WHAT NEEDS TO BE DONE.
Match the word "using". Return each line of the data below where it appears.

(Saved data entries)
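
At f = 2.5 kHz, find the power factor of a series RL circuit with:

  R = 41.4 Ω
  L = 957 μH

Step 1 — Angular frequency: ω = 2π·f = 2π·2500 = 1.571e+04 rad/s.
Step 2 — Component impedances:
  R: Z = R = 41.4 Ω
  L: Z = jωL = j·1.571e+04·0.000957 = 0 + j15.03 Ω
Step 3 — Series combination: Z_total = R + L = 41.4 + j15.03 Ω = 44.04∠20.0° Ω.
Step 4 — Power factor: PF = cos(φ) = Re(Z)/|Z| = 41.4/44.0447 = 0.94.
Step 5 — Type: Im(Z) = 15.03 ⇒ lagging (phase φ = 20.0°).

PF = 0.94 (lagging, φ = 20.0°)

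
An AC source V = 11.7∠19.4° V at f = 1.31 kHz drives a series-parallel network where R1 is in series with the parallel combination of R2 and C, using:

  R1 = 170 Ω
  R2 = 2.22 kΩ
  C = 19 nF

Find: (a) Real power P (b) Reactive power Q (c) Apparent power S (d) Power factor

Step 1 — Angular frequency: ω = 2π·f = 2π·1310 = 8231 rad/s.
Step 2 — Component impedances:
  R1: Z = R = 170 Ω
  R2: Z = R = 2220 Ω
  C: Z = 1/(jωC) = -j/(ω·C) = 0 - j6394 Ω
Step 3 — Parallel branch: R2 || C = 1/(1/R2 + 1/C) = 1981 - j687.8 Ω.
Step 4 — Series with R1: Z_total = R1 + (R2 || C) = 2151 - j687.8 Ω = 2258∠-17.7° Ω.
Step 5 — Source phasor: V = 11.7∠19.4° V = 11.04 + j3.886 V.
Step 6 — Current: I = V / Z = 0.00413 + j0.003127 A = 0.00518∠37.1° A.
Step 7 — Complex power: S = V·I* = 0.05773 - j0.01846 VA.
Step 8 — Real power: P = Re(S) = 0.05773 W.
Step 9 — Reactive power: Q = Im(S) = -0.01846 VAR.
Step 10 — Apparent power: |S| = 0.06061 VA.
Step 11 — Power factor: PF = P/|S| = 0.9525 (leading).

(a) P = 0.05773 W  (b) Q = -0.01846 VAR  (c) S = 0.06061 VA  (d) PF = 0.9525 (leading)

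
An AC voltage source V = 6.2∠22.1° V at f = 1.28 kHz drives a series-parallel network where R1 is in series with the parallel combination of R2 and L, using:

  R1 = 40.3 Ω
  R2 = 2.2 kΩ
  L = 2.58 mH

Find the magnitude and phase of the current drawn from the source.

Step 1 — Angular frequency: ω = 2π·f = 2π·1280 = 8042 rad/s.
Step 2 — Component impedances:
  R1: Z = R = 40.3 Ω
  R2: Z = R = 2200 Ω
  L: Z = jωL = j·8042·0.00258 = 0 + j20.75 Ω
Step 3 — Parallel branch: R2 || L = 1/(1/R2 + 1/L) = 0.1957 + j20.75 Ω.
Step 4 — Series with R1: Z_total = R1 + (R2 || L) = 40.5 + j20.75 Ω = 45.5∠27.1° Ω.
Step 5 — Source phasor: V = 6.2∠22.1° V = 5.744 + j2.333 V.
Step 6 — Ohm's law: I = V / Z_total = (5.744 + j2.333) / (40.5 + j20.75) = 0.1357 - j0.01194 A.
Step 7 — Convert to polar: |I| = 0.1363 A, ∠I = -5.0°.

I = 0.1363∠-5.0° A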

==

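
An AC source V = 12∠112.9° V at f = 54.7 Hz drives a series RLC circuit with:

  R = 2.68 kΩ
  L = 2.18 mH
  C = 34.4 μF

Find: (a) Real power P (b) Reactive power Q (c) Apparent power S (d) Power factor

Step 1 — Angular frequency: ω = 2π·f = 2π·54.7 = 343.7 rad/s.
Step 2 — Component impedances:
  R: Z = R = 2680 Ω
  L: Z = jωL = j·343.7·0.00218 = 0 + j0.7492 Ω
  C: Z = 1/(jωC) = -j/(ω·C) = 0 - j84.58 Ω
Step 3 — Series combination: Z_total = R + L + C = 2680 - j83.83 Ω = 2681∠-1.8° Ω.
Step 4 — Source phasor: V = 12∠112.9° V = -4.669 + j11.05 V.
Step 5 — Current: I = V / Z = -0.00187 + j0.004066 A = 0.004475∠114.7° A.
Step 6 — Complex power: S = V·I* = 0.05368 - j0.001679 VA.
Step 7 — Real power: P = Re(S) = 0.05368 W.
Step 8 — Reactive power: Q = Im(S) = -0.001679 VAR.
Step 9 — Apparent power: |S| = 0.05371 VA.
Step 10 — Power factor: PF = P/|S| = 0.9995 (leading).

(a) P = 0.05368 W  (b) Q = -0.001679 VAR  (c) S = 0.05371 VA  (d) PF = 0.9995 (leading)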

ANSWER TO THIS TASK.
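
An AC source V = 11.7∠19.4° V at f = 1.31 kHz drives a series-parallel network where R1 is in series with the parallel combination of R2 and C, using:
An AC voltage source V = 6.2∠22.1° V at f = 1.28 kHz drives a series-parallel network where R1 is in series with the parallel combination of R2 and L, using: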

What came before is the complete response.